▼▼▼
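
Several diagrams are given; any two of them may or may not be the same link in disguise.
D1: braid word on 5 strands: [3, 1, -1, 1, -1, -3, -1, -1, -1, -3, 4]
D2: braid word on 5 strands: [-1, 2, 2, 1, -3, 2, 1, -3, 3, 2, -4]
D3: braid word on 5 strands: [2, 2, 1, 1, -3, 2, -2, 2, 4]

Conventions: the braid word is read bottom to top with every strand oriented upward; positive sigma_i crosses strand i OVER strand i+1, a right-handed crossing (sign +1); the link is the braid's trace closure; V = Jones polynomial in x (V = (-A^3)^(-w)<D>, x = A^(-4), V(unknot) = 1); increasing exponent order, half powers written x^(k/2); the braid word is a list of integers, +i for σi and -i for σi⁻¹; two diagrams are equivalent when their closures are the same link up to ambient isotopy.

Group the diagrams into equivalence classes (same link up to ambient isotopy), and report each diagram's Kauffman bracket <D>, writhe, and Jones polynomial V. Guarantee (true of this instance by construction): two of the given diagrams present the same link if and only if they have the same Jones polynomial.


equivalence classes: {D1} | {D2, D3}
D1 (bracket A^-7 + A^-3 + A - A^9; 11 crossings at w = -3): V = x^(-9/2) - x^(-5/2) - x^(-3/2) - x^(-1/2)
V(D2) = -x^(3/2) - 2x^(7/2) + x^(9/2) - x^(11/2) + x^(13/2)  (w +3, c 11, <D> = -A^-17 + A^-13 - A^-9 + 2A^-5 + A^3)
V(D3) = -x^(3/2) - 2x^(7/2) + x^(9/2) - x^(11/2) + x^(13/2)  [9 crossings, <D> = -A^-11 + A^-7 - A^-3 + 2A + A^9, w = +5]
key observation: V(x) takes 2 values over 3 diagrams, fixing the grouping


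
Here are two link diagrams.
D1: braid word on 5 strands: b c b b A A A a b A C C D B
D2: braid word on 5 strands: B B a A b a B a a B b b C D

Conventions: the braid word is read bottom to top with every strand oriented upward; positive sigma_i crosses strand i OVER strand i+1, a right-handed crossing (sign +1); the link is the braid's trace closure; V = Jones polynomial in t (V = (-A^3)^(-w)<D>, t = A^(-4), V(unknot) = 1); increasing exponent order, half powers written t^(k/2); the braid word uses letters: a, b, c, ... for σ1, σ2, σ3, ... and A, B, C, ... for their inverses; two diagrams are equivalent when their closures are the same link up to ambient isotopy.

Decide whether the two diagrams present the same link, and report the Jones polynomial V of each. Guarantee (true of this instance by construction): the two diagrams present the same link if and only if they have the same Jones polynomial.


same link: no
V(D1) = -t^-3 + 2t^-2 - 2t^-1 + 3 - 2t + 2t^2 - t^3  [14 crossings, <D> = -A^-18 + 2A^-14 - 2A^-10 + 3A^-6 - 2A^-2 + 2A^2 - A^6, w = -2]
D2 (bracket -A^-16 + A^-12 + A^-4; 14 crossings at w = 0): V = t + t^3 - t^4
note: 2 values of V(t) split the 2 diagrams


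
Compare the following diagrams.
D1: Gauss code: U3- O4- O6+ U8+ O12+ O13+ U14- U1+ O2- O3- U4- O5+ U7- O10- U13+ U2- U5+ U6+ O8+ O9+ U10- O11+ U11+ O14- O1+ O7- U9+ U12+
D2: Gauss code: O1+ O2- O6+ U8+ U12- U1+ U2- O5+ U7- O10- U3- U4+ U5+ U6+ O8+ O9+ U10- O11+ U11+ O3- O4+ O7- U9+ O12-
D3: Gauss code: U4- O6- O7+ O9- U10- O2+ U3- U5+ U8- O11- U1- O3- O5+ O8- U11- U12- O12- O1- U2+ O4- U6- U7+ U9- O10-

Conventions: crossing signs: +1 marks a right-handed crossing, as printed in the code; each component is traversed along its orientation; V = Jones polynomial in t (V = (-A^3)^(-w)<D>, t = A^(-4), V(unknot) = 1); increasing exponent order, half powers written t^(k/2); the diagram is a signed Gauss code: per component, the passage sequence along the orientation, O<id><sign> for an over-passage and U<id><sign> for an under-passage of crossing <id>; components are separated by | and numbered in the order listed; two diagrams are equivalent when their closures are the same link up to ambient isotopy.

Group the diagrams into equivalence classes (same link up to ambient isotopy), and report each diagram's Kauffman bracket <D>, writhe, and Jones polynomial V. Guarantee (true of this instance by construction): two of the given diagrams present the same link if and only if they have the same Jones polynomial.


equivalence classes: {D1, D2} | {D3}
D1 (bracket A^-10 - A^-6 + A^-2 - 2A^2 + 2A^6 - A^10 + A^14; 14 crossings at w = +2): V = t^-2 - t^-1 + 2 - 2t + t^2 - t^3 + t^4
V(D2) = t^-2 - t^-1 + 2 - 2t + t^2 - t^3 + t^4  [12 crossings, <D> = A^-10 - A^-6 + A^-2 - 2A^2 + 2A^6 - A^10 + A^14, w = +2]
D3 (bracket A^-10 + 2A^-2 - 2A^2 + A^6 - 2A^10 + A^14; 12 crossings at w = -6): V = t^-8 - 2t^-7 + t^-6 - 2t^-5 + 2t^-4 + t^-2
key observation: V(t) takes 2 values over 3 diagrams, fixing the grouping


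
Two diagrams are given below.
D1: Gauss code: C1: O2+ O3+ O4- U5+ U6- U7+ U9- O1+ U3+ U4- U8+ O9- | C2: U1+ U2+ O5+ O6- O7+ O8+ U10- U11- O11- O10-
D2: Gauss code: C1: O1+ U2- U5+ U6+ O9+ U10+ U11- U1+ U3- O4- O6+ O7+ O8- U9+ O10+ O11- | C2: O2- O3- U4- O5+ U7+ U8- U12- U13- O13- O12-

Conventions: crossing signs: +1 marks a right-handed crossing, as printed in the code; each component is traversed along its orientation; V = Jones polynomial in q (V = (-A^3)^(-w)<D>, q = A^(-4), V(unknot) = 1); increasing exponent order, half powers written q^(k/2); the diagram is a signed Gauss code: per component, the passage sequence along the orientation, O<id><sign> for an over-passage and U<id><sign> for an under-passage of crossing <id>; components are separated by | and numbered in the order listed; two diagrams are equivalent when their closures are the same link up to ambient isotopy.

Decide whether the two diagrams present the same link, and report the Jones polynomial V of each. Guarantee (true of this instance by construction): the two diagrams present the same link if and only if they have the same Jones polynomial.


equivalent: no
D1 (bracket A^-15 + A^-7 - A^-3 + A; 11 crossings at w = +1): V = -q^(1/2) + q^(3/2) - q^(5/2) - q^(9/2)
V(D2) = -q^(-3/2) - 2q^(1/2) + q^(3/2) - q^(5/2) + q^(7/2)  (w -1, c 13, <D> = -A^-17 + A^-13 - A^-9 + 2A^-5 + A^3)
key observation: V(q) takes 2 values over 2 diagrams, fixing the grouping


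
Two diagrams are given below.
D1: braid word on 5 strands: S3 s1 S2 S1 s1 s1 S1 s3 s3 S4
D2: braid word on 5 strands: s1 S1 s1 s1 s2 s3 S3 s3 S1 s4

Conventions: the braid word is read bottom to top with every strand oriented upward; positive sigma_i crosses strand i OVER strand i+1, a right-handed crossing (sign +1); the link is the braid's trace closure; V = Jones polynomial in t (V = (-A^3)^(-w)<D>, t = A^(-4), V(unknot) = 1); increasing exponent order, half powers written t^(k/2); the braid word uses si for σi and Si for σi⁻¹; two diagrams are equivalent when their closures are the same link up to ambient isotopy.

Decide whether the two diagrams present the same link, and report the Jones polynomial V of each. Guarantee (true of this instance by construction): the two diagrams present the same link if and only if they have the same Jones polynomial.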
▲▲▲
### [Assigned task]
If a line appears above, it belongs in your answer, printed exactly.

### [Answer area]
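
Several diagrams are given; any two of them may or may not be the same link in disguise.
D1: braid word on 5 strands: [3, 1, -1, 1, -1, -3, -1, -1, -1, -3, 4]
D2: braid word on 5 strands: [-1, 2, 2, 1, -3, 2, 1, -3, 3, 2, -4]
D3: braid word on 5 strands: [2, 2, 1, 1, -3, 2, -2, 2, 4]

Conventions: the braid word is read bottom to top with every strand oriented upward; positive sigma_i crosses strand i OVER strand i+1, a right-handed crossing (sign +1); the link is the braid's trace closure; V = Jones polynomial in x (V = (-A^3)^(-w)<D>, x = A^(-4), V(unknot) = 1); increasing exponent order, half powers written x^(k/2); the braid word is a list of integers, +i for σi and -i for σi⁻¹; two diagrams are equivalent when their closures are the same link up to ambient isotopy.

Group the diagrams into equivalence classes (same link up to ambient isotopy), and report each diagram's Kauffman bracket <D>, writhe, and Jones polynomial V. Guarantee (true of this instance by construction): two of the given diagrams present the same link if and only if they have the same Jones polynomial.


equivalence classes: {D1} | {D2, D3}
D1 (bracket A^-7 + A^-3 + A - A^9; 11 crossings at w = -3): V = x^(-9/2) - x^(-5/2) - x^(-3/2) - x^(-1/2)
V(D2) = -x^(3/2) - 2x^(7/2) + x^(9/2) - x^(11/2) + x^(13/2)  (w +3, c 11, <D> = -A^-17 + A^-13 - A^-9 + 2A^-5 + A^3)
V(D3) = -x^(3/2) - 2x^(7/2) + x^(9/2) - x^(11/2) + x^(13/2)  [9 crossings, <D> = -A^-11 + A^-7 - A^-3 + 2A + A^9, w = +5]
key observation: V(x) takes 2 values over 3 diagrams, fixing the grouping


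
Here are two link diagrams.
D1: braid word on 5 strands: b c b b A A A a b A C C D B
D2: braid word on 5 strands: B B a A b a B a a B b b C D

Conventions: the braid word is read bottom to top with every strand oriented upward; positive sigma_i crosses strand i OVER strand i+1, a right-handed crossing (sign +1); the link is the braid's trace closure; V = Jones polynomial in t (V = (-A^3)^(-w)<D>, t = A^(-4), V(unknot) = 1); increasing exponent order, half powers written t^(k/2); the braid word uses letters: a, b, c, ... for σ1, σ2, σ3, ... and A, B, C, ... for their inverses; two diagrams are equivalent when their closures are the same link up to ambient isotopy.

Decide whether the two diagrams present the same link, and report the Jones polynomial V of each. Guarantee (true of this instance by construction): the two diagrams present the same link if and only if they have the same Jones polynomial.


same link: no
V(D1) = -t^-3 + 2t^-2 - 2t^-1 + 3 - 2t + 2t^2 - t^3  [14 crossings, <D> = -A^-18 + 2A^-14 - 2A^-10 + 3A^-6 - 2A^-2 + 2A^2 - A^6, w = -2]
D2 (bracket -A^-16 + A^-12 + A^-4; 14 crossings at w = 0): V = t + t^3 - t^4
note: 2 values of V(t) split the 2 diagrams


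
Compare the following diagrams.
D1: Gauss code: U3- O4- O6+ U8+ O12+ O13+ U14- U1+ O2- O3- U4- O5+ U7- O10- U13+ U2- U5+ U6+ O8+ O9+ U10- O11+ U11+ O14- O1+ O7- U9+ U12+
D2: Gauss code: O1+ O2- O6+ U8+ U12- U1+ U2- O5+ U7- O10- U3- U4+ U5+ U6+ O8+ O9+ U10- O11+ U11+ O3- O4+ O7- U9+ O12-
D3: Gauss code: U4- O6- O7+ O9- U10- O2+ U3- U5+ U8- O11- U1- O3- O5+ O8- U11- U12- O12- O1- U2+ O4- U6- U7+ U9- O10-

Conventions: crossing signs: +1 marks a right-handed crossing, as printed in the code; each component is traversed along its orientation; V = Jones polynomial in t (V = (-A^3)^(-w)<D>, t = A^(-4), V(unknot) = 1); increasing exponent order, half powers written t^(k/2); the diagram is a signed Gauss code: per component, the passage sequence along the orientation, O<id><sign> for an over-passage and U<id><sign> for an under-passage of crossing <id>; components are separated by | and numbered in the order listed; two diagrams are equivalent when their closures are the same link up to ambient isotopy.

Group the diagrams into equivalence classes (same link up to ambient isotopy), and report each diagram's Kauffman bracket <D>, writhe, and Jones polynomial V. Guarantee (true of this instance by construction): two of the given diagrams present the same link if and only if they have the same Jones polynomial.


equivalence classes: {D1, D2} | {D3}
D1 (bracket A^-10 - A^-6 + A^-2 - 2A^2 + 2A^6 - A^10 + A^14; 14 crossings at w = +2): V = t^-2 - t^-1 + 2 - 2t + t^2 - t^3 + t^4
V(D2) = t^-2 - t^-1 + 2 - 2t + t^2 - t^3 + t^4  [12 crossings, <D> = A^-10 - A^-6 + A^-2 - 2A^2 + 2A^6 - A^10 + A^14, w = +2]
D3 (bracket A^-10 + 2A^-2 - 2A^2 + A^6 - 2A^10 + A^14; 12 crossings at w = -6): V = t^-8 - 2t^-7 + t^-6 - 2t^-5 + 2t^-4 + t^-2
key observation: V(t) takes 2 values over 3 diagrams, fixing the grouping


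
Two diagrams are given below.
D1: Gauss code: C1: O2+ O3+ O4- U5+ U6- U7+ U9- O1+ U3+ U4- U8+ O9- | C2: U1+ U2+ O5+ O6- O7+ O8+ U10- U11- O11- O10-
D2: Gauss code: C1: O1+ U2- U5+ U6+ O9+ U10+ U11- U1+ U3- O4- O6+ O7+ O8- U9+ O10+ O11- | C2: O2- O3- U4- O5+ U7+ U8- U12- U13- O13- O12-

Conventions: crossing signs: +1 marks a right-handed crossing, as printed in the code; each component is traversed along its orientation; V = Jones polynomial in q (V = (-A^3)^(-w)<D>, q = A^(-4), V(unknot) = 1); increasing exponent order, half powers written q^(k/2); the diagram is a signed Gauss code: per component, the passage sequence along the orientation, O<id><sign> for an over-passage and U<id><sign> for an under-passage of crossing <id>; components are separated by | and numbered in the order listed; two diagrams are equivalent when their closures are the same link up to ambient isotopy.

Decide whether the two diagrams present the same link, and report the Jones polynomial V of each. Guarantee (true of this instance by construction): the two diagrams present the same link if and only if they have the same Jones polynomial.


equivalent: no
D1 (bracket A^-15 + A^-7 - A^-3 + A; 11 crossings at w = +1): V = -q^(1/2) + q^(3/2) - q^(5/2) - q^(9/2)
V(D2) = -q^(-3/2) - 2q^(1/2) + q^(3/2) - q^(5/2) + q^(7/2)  (w -1, c 13, <D> = -A^-17 + A^-13 - A^-9 + 2A^-5 + A^3)
key observation: V(q) takes 2 values over 2 diagrams, fixing the grouping


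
Two diagrams are given below.
D1: braid word on 5 strands: S3 s1 S2 S1 s1 s1 S1 s3 s3 S4
D2: braid word on 5 strands: s1 S1 s1 s1 s2 s3 S3 s3 S1 s4

Conventions: the braid word is read bottom to top with every strand oriented upward; positive sigma_i crosses strand i OVER strand i+1, a right-handed crossing (sign +1); the link is the braid's trace closure; V = Jones polynomial in t (V = (-A^3)^(-w)<D>, t = A^(-4), V(unknot) = 1); increasing exponent order, half powers written t^(k/2); the braid word uses si for σi and Si for σi⁻¹; two diagrams are equivalent when their closures are the same link up to ambient isotopy.

Decide whether the two diagrams present the same link, and report the Jones polynomial V of each. Guarantee (true of this instance by construction): the two diagrams present the same link if and only if they have the same Jones polynomial.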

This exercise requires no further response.